**Action item:** If a line in the entries below includes the string "Combine", copy it out.

Collection entries:

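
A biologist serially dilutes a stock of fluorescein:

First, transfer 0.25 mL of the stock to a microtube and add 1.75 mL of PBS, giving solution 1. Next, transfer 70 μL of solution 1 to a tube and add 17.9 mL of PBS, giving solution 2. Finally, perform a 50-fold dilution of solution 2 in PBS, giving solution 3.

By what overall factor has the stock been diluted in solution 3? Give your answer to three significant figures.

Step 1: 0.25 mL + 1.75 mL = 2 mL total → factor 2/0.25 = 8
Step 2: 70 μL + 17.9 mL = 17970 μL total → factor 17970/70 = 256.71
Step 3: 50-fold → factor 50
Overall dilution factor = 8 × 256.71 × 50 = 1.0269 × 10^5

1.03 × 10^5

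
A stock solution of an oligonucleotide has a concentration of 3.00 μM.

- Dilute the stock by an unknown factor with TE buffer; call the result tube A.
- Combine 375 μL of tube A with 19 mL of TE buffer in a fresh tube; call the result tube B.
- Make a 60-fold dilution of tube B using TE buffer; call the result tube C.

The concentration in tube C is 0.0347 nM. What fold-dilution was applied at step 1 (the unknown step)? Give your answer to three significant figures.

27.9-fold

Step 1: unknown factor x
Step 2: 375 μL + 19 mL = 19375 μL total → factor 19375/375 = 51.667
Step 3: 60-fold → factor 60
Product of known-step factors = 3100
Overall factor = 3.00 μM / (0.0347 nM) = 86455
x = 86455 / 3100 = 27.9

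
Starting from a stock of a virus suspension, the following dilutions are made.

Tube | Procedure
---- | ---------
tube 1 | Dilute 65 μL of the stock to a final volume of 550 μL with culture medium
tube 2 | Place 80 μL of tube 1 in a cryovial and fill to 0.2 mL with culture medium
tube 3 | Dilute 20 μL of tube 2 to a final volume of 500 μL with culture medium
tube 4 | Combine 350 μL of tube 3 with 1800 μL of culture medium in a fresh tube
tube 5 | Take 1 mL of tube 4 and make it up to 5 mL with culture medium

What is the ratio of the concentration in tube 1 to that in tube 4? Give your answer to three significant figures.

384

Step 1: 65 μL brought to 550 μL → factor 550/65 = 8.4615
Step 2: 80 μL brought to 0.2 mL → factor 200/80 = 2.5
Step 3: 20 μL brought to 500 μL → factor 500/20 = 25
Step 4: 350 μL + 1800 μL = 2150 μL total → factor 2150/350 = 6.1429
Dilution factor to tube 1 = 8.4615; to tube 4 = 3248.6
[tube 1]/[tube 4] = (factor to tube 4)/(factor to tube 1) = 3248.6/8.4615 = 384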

**Task output:**
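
- Combine 375 μL of tube A with 19 mL of TE buffer in a fresh tube; call the result tube B.
tube 4 | Combine 350 μL of tube 3 with 1800 μL of culture medium in a fresh tube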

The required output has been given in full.